*** Opening Supplied records ***
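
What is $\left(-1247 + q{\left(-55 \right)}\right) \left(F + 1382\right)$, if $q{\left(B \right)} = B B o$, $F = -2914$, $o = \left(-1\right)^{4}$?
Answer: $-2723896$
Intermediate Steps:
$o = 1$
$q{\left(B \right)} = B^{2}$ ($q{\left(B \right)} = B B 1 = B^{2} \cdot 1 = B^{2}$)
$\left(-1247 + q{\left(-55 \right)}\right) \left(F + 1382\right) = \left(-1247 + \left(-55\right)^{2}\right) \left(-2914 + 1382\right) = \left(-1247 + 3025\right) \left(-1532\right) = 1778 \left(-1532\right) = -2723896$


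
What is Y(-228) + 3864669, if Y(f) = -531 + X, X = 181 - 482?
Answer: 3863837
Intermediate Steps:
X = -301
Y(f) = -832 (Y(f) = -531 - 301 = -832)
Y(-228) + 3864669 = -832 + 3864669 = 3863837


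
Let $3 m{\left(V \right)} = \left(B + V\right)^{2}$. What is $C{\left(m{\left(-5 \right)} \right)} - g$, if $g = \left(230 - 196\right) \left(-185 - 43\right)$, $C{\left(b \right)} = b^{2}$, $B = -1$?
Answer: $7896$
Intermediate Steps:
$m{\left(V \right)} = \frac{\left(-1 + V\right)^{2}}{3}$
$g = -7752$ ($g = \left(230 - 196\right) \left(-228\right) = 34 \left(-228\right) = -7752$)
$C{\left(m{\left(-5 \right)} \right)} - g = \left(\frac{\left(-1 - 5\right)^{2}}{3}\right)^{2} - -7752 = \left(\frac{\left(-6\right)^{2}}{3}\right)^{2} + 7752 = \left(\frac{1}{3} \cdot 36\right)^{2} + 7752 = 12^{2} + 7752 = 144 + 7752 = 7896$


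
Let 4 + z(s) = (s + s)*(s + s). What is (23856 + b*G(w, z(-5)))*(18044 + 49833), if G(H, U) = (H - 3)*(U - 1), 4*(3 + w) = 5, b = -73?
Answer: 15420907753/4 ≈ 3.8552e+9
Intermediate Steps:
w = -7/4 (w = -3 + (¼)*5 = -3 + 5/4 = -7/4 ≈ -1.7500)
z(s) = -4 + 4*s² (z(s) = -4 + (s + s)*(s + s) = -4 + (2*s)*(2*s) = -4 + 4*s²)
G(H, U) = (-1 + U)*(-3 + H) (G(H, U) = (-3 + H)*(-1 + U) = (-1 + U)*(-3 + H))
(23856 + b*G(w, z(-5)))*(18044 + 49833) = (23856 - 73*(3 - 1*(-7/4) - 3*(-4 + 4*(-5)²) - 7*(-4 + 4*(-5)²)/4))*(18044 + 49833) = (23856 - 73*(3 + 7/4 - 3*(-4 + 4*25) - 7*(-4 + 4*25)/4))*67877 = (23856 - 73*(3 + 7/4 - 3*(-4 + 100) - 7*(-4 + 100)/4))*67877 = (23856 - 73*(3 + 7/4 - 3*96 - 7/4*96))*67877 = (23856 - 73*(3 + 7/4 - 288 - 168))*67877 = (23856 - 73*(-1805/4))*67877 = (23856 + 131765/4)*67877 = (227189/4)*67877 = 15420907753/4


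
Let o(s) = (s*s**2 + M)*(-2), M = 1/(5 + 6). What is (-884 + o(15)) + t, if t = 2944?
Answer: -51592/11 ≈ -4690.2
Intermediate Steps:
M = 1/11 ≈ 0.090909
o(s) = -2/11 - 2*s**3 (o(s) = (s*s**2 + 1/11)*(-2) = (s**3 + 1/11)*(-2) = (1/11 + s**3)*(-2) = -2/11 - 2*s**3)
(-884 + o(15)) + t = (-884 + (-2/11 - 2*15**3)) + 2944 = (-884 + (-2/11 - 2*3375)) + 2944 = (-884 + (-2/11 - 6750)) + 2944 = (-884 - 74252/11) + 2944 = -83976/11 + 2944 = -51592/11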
*** Closing Supplied records ***
*** Opening Supplied records ***
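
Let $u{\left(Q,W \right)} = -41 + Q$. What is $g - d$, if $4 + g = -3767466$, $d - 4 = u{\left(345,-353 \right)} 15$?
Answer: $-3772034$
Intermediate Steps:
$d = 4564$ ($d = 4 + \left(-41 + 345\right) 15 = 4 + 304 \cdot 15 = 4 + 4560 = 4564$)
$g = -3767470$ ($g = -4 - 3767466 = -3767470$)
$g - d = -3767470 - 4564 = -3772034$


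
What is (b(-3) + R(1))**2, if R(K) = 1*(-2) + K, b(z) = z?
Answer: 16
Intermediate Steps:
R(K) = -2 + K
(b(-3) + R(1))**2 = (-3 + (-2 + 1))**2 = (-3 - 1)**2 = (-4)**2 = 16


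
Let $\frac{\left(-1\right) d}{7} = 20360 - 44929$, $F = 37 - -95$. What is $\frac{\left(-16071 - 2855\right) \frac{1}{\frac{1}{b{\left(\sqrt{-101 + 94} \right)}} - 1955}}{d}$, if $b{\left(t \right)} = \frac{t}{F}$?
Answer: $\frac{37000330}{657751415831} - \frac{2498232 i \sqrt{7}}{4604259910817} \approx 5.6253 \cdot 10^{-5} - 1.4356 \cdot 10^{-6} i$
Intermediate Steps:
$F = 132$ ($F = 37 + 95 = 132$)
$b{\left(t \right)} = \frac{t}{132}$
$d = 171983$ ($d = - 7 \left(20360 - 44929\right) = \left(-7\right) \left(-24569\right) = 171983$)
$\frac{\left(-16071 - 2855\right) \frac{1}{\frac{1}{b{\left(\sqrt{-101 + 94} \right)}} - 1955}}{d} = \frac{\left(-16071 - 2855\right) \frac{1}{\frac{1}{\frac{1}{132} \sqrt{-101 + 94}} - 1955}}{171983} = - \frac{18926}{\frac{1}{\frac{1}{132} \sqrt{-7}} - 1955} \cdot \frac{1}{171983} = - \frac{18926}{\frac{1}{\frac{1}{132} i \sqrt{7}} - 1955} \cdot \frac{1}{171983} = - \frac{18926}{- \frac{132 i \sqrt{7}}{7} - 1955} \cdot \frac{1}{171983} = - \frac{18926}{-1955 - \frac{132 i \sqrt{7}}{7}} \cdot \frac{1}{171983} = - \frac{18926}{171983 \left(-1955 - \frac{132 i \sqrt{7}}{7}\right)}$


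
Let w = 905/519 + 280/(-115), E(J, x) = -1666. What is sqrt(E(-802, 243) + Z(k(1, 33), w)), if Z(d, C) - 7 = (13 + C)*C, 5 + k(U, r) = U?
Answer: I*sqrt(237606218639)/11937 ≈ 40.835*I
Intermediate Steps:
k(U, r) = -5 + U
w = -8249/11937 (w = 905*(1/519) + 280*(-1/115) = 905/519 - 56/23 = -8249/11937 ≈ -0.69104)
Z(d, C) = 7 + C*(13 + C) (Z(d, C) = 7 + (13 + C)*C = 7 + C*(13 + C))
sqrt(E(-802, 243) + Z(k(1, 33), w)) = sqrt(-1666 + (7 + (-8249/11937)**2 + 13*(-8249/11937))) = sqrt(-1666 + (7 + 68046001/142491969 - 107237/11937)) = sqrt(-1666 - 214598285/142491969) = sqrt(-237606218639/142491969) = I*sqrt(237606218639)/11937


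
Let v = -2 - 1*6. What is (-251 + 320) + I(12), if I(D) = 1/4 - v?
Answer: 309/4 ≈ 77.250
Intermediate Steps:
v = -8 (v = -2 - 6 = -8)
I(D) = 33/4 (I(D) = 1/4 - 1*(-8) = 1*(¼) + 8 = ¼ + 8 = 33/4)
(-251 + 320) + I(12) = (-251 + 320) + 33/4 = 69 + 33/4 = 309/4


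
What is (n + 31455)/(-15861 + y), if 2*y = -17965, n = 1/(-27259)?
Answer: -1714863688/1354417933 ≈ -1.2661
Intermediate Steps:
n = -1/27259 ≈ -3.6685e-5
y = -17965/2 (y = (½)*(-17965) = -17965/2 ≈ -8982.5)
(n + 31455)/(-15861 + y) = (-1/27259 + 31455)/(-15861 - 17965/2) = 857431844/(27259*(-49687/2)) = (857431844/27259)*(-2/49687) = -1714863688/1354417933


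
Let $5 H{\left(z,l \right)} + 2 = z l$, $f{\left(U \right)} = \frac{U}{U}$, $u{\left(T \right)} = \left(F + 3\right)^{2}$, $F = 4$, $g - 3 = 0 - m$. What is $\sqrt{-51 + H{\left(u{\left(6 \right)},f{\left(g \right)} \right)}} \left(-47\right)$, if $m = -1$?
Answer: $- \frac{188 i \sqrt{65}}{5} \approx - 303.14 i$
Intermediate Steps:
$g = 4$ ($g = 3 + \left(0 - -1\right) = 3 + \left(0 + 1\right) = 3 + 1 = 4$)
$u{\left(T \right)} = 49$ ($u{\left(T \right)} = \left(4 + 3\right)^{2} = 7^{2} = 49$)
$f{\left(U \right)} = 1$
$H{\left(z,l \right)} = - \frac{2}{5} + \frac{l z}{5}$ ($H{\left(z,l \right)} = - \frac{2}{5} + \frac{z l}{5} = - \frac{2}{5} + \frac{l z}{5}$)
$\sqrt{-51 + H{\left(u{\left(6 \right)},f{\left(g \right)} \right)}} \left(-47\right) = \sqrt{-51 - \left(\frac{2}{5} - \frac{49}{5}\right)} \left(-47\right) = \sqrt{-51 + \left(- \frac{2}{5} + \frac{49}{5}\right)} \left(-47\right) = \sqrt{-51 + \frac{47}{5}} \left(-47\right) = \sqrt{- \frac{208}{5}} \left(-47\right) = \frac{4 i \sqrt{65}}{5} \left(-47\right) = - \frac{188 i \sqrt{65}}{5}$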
*** Closing Supplied records ***
*** Opening Supplied records ***
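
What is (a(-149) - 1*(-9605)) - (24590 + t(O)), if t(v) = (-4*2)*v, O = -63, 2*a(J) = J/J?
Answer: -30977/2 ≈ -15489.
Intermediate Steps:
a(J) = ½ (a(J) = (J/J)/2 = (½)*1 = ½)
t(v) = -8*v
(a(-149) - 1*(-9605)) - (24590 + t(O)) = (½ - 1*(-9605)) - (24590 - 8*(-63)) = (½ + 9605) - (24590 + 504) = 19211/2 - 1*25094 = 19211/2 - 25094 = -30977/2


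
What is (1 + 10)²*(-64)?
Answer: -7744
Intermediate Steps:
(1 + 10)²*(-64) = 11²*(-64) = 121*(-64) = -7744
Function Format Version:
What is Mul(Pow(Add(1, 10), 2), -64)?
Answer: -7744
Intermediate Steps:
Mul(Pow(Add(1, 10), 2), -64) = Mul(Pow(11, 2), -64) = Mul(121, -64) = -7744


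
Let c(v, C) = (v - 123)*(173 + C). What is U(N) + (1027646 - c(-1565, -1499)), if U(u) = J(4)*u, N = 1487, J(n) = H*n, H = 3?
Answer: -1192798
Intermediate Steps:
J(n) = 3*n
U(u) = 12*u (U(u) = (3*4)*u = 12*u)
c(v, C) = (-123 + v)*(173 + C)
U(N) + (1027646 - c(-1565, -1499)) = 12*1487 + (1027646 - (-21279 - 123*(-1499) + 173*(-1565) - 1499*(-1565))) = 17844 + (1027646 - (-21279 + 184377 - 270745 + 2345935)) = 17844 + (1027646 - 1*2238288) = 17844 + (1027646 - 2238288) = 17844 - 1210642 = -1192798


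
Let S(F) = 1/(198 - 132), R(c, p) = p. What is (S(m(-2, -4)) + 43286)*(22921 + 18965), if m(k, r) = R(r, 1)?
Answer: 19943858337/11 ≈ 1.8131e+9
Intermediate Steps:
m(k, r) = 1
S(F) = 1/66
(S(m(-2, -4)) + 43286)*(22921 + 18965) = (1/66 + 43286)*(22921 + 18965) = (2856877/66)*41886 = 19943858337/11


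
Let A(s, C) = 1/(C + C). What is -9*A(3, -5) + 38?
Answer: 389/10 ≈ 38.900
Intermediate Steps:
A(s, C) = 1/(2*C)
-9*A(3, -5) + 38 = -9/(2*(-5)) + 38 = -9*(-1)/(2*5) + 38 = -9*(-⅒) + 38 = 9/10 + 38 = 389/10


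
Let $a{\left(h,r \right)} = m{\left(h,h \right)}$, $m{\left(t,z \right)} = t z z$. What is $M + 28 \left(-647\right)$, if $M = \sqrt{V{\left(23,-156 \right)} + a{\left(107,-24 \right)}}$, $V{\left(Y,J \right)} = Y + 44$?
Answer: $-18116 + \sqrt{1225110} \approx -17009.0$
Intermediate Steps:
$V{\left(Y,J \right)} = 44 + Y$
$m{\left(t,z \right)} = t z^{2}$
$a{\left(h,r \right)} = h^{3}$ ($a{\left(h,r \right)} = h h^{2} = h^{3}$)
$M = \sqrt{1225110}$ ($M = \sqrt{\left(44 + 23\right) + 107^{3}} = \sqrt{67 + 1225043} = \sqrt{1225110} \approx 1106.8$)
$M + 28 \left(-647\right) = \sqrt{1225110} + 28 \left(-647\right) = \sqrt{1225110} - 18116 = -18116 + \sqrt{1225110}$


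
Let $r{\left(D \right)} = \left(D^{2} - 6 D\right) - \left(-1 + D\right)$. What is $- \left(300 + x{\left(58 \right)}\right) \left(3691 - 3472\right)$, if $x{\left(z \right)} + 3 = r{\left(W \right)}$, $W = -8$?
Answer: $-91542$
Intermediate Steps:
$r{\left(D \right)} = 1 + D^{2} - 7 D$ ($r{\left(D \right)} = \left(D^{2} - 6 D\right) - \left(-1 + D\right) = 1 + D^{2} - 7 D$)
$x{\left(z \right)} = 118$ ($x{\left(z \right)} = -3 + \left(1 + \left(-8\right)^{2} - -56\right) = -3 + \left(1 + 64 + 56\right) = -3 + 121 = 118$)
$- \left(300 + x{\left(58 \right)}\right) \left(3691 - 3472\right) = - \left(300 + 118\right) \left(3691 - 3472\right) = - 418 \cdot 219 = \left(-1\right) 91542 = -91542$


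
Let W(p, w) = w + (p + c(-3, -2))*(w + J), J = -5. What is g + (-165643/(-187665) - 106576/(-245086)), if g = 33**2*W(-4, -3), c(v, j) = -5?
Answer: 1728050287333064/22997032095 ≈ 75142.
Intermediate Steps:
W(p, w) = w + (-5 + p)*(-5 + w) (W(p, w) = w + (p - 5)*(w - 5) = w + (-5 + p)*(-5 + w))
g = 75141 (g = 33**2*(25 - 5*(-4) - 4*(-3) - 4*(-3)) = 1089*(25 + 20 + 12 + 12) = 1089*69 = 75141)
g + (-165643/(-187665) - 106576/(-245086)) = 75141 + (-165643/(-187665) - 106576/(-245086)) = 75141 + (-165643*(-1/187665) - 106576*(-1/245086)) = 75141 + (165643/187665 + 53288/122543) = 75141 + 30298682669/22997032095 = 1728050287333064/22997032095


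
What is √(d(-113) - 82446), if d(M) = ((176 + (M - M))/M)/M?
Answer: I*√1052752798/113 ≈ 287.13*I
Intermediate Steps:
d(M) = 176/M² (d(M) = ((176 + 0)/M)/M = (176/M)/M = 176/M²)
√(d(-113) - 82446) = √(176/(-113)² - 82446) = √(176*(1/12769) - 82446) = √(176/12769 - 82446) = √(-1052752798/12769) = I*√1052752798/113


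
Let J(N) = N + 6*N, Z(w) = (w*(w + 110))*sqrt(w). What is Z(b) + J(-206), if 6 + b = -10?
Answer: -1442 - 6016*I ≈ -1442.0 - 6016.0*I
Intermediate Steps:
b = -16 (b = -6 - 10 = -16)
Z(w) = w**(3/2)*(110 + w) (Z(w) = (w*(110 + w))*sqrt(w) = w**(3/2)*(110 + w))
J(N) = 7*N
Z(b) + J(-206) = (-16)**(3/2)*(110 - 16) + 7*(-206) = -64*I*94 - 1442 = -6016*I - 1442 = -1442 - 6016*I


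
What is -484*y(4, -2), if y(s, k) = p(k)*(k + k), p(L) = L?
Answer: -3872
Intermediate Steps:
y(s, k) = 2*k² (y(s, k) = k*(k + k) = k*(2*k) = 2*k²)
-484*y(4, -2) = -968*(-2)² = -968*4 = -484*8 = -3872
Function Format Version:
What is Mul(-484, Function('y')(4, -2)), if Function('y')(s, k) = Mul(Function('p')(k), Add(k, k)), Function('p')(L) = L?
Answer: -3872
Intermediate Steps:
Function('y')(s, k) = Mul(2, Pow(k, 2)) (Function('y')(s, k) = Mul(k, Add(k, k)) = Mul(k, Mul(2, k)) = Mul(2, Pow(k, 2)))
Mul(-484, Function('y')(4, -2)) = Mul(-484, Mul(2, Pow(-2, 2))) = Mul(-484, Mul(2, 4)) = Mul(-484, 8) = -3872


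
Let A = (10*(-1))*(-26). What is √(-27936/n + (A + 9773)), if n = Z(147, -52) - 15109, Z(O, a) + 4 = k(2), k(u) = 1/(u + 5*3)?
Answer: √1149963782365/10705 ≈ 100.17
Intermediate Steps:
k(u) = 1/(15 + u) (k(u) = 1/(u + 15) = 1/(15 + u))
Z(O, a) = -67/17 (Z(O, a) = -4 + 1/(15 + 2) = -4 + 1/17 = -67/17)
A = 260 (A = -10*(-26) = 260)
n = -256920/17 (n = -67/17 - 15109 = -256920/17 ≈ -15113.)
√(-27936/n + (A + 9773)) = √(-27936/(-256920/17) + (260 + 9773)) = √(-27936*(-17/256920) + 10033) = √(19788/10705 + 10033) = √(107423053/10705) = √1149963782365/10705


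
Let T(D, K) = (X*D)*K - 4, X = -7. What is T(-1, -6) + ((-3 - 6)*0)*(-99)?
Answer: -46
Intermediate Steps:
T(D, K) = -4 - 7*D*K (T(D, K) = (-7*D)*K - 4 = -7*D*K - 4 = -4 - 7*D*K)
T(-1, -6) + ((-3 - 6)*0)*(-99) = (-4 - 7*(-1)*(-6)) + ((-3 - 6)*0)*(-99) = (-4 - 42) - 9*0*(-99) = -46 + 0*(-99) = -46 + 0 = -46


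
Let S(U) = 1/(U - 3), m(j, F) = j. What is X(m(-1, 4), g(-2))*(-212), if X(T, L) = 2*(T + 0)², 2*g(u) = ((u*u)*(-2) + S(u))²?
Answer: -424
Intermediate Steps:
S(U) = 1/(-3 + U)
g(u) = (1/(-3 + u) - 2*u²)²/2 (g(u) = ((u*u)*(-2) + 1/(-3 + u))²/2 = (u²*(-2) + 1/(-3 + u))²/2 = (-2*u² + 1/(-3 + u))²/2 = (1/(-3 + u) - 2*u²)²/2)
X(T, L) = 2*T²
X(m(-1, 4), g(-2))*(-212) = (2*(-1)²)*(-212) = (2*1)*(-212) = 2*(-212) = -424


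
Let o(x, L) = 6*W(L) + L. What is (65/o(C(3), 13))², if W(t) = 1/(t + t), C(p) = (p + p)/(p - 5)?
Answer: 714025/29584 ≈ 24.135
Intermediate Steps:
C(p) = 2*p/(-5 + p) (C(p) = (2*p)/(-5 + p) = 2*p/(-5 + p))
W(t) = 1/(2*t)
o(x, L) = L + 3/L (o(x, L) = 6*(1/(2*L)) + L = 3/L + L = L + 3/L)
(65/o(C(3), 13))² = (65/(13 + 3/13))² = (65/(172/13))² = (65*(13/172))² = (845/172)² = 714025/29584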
*** Closing Supplied records ***
Assignment
With the line that has "What is $\left(-1247" as the first and the line that has "Answer: $-2723896$" as the last, repeat exactly that run of lines above and no more.

Exercise result
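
What is $\left(-1247 + q{\left(-55 \right)}\right) \left(F + 1382\right)$, if $q{\left(B \right)} = B B o$, $F = -2914$, $o = \left(-1\right)^{4}$?
Answer: $-2723896$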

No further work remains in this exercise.